··· Data for this task

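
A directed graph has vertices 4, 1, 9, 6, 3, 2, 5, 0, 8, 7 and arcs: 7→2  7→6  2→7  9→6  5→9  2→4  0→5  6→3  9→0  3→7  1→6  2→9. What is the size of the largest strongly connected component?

7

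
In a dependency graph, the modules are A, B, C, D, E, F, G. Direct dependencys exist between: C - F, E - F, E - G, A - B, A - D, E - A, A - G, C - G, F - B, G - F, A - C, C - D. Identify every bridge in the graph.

none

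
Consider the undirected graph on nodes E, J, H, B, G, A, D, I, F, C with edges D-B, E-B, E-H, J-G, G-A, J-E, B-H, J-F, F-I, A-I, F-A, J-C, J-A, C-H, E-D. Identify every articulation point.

Removing J increases the component count from 1 to 2, so J is a cut vertex.
By contrast removing H leaves 1 component; it is not a cut vertex. No other vertex is a cut vertex either.

J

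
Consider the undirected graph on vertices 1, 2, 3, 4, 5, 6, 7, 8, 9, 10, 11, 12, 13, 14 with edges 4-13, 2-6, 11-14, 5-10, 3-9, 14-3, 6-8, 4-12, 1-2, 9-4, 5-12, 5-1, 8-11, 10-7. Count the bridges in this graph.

The edges on the cycle 5-1-2-6-8-11-14-3-9-4-12-5 are not bridges since each lies on that cycle.
But removing 10-7 disconnects 10 from 7; removing 4-13 disconnects 4 from 13; removing 5-10 disconnects 5 from 10 — these are bridges.
That makes 3 bridges.

3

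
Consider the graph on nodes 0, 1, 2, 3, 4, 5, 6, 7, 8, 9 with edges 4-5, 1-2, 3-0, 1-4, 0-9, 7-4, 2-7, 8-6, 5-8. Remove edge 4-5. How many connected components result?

3

Before removal there are 2 components.
4-5 is a bridge — removing it separates 4's side from 5's side.
After removal: 3 components.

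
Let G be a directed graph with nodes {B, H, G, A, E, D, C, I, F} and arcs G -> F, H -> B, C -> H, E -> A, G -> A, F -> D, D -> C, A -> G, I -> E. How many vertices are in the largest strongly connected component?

2

{A, G} are all mutually reachable — one SCC of size 2.
{E} is an SCC by itself.
{D} is an SCC by itself.
{C} is an SCC by itself.
{B} is an SCC by itself.
(and 3 more singleton SCCs)
The largest has 2 vertices.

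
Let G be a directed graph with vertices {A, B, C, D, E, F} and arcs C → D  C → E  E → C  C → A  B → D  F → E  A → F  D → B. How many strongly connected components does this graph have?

2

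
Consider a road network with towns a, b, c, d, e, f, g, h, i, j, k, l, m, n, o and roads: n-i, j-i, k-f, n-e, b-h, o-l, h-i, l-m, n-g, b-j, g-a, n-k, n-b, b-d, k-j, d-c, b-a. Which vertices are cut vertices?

b, d, k, l, n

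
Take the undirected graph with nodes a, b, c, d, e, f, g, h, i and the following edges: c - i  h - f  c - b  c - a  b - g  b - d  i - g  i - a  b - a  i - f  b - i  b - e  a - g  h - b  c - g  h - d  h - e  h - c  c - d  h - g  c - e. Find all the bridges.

The edges on the cycle c-b-a-i-c are not bridges since each lies on that cycle.
Every edge lies on some cycle, so there are no bridges.

none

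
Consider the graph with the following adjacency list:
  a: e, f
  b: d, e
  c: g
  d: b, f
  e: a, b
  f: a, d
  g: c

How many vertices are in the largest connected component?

5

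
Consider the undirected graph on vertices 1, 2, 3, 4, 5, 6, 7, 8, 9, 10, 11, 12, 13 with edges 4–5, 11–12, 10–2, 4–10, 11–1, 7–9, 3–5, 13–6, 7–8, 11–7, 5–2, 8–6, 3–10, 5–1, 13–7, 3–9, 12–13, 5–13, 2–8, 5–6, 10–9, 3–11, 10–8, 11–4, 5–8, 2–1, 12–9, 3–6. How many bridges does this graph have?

0

The edges on the cycle 3-11-4-10-3 are not bridges since each lies on that cycle.
Every edge lies on some cycle, so there are no bridges.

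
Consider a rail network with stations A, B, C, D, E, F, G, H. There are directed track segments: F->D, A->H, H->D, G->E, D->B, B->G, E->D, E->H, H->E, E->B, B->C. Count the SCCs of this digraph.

{B, D, E, G, H} are all mutually reachable — one SCC of size 5.
{A} is an SCC by itself.
{C} is an SCC by itself.
{F} is an SCC by itself.
That gives 4 strongly connected components.

4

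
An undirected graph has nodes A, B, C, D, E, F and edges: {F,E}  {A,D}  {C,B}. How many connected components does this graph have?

3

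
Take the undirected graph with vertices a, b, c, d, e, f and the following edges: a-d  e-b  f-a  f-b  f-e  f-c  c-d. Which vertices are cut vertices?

Removing f increases the component count from 1 to 2, so f is a cut vertex.
By contrast removing a leaves 1 component; it is not a cut vertex. No other vertex is a cut vertex either.

f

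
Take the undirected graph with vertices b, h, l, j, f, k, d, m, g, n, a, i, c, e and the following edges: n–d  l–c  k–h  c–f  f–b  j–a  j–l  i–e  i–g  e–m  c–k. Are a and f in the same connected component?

From a we can reach a, b, c, f, h, j, k, l, which includes f.

Yes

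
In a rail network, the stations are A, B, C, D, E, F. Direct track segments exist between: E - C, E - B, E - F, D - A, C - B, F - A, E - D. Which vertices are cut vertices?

Removing E increases the component count from 1 to 2, so E is a cut vertex.
By contrast removing B leaves 1 component; it is not a cut vertex. No other vertex is a cut vertex either.

E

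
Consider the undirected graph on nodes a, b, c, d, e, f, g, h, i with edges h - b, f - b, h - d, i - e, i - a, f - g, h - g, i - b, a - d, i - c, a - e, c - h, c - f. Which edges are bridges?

none

The edges on the cycle i-c-h-d-a-i are not bridges since each lies on that cycle.
Every edge lies on some cycle, so there are no bridges.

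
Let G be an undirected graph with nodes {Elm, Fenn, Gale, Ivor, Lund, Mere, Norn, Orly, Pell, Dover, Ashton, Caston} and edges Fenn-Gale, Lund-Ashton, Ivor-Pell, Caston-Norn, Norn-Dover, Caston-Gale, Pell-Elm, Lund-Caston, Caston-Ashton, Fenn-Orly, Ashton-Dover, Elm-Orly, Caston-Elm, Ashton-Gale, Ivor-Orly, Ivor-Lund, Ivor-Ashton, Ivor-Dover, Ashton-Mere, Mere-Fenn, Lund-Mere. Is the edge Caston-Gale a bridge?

After removing Caston-Gale, the path Caston-Ashton-Gale still connects them, so the edge is not a bridge.

No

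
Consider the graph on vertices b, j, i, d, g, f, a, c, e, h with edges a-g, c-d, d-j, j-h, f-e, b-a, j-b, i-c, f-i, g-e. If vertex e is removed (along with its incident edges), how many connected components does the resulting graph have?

With e gone, the remaining components are: {a, b, c, d, f, g, h, i, j}.
That is 1 component.

1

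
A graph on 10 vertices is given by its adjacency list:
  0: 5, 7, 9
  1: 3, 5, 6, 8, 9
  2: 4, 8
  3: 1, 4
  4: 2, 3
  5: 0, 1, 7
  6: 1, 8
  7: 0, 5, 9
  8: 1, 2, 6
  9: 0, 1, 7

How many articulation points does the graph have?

1

Removing 1 increases the component count from 1 to 2, so 1 is a cut vertex.
By contrast removing 6 leaves 1 component; it is not a cut vertex. No other vertex is a cut vertex either.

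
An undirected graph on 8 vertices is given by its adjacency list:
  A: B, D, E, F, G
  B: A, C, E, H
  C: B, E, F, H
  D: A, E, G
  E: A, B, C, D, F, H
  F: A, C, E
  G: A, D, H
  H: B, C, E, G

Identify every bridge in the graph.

The edges on the cycle E-B-A-D-E are not bridges since each lies on that cycle.
Every edge lies on some cycle, so there are no bridges.

none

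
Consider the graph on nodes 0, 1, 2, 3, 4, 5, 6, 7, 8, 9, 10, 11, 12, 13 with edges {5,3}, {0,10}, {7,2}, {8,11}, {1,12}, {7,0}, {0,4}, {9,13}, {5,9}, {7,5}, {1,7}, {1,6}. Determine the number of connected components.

2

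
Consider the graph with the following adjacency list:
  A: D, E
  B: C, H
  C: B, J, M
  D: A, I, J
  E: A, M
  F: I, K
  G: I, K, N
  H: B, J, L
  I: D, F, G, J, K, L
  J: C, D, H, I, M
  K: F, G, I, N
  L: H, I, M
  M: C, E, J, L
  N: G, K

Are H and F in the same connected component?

Yes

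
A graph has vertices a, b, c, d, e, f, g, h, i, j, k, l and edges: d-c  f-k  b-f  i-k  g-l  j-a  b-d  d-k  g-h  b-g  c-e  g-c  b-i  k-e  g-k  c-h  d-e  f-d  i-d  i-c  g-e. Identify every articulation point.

Removing g increases the component count from 2 to 3, so g is a cut vertex.
By contrast removing e leaves 2 components; it is not a cut vertex. No other vertex is a cut vertex either.

g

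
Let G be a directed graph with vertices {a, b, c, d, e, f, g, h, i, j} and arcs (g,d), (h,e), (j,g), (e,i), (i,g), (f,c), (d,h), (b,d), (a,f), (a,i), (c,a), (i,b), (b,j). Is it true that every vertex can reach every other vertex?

No

There is no directed path from j to a, so the graph is not strongly connected.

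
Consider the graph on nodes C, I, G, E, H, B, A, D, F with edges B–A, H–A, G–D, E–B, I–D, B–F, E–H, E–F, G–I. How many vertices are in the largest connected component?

5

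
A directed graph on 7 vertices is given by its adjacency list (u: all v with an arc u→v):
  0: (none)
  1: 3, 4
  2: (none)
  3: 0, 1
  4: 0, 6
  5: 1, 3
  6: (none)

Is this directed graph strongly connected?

No

There is no directed path from 0 to 6, so the graph is not strongly connected.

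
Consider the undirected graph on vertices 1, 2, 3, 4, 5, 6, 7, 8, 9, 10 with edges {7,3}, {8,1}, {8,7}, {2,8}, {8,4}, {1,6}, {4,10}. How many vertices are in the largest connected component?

8

5 is isolated — a component by itself.
9 is isolated — a component by itself.
Starting from 1 we can reach 1, 2, 3, 4, 6, 7, 8, 10. That is one component of size 8.
The largest has 8 vertices.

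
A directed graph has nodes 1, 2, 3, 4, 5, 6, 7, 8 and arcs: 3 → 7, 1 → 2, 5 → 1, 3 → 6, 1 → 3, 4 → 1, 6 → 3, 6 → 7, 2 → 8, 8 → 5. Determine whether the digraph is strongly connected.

No

There is no directed path from 7 to 5, so the graph is not strongly connected.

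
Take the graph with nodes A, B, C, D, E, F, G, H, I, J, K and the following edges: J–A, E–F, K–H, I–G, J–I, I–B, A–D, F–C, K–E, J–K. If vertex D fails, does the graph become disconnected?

No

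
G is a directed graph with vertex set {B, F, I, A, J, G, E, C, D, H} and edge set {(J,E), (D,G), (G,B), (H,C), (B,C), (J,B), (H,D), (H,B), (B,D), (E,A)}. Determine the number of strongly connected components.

8

{B, D, G} are all mutually reachable — one SCC of size 3.
{A} is an SCC by itself.
{H} is an SCC by itself.
{E} is an SCC by itself.
{J} is an SCC by itself.
(and 3 more singleton SCCs)
That gives 8 strongly connected components.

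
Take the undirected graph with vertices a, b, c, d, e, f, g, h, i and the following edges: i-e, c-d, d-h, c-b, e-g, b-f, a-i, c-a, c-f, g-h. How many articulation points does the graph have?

Removing c increases the component count from 1 to 2, so c is a cut vertex.
By contrast removing b leaves 1 component; it is not a cut vertex. No other vertex is a cut vertex either.

1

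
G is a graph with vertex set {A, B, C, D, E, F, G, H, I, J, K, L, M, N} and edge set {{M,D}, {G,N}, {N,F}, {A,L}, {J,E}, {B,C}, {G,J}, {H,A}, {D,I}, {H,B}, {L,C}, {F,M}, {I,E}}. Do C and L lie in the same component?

Yes

From C we can reach A, B, C, H, L, which includes L.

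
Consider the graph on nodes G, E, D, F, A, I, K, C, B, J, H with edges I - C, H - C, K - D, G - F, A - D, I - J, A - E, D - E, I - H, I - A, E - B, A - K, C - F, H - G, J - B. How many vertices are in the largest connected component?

Starting from A we can reach A, B, C, D, E, F, G, H, I, J, K. That is one component of size 11.
The largest has 11 vertices.

11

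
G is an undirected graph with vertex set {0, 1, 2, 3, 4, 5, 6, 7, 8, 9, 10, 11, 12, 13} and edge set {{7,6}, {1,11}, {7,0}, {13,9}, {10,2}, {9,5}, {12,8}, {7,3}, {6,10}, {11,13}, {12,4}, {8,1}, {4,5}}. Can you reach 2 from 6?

From 6 we can reach 0, 2, 3, 6, 7, 10, which includes 2.

Yes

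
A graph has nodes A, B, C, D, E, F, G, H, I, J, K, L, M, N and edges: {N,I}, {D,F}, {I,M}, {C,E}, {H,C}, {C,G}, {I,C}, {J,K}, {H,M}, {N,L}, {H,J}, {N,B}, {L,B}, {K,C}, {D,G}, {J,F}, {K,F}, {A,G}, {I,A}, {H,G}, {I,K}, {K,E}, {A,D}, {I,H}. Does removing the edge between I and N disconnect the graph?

Yes

Removing I—N leaves no path between I and N: the component count goes from 1 to 2. So it is a bridge.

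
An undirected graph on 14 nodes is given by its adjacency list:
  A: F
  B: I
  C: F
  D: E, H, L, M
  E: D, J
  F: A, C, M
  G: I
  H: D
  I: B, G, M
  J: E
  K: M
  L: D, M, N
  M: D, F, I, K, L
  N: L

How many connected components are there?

1

Starting from A we can reach A, B, C, D, E, F, G, H, I, J, K, L, M, N. That is one component of size 14.
Total: 1 component.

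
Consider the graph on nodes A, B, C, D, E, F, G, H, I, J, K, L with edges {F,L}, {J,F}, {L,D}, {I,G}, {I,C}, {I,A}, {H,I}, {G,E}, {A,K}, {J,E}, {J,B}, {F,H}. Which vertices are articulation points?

Removing A increases the component count from 1 to 2, so A is a cut vertex.
Removing F increases the component count from 1 to 2, so F is a cut vertex.
Removing I increases the component count from 1 to 3, so I is a cut vertex.
Likewise J, L are cut vertices.
By contrast removing K leaves 1 component; it is not a cut vertex. No other vertex is a cut vertex either.

A, F, I, J, L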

······

Determine how many lines in the records above hold the word "given", and answer with that number only.

4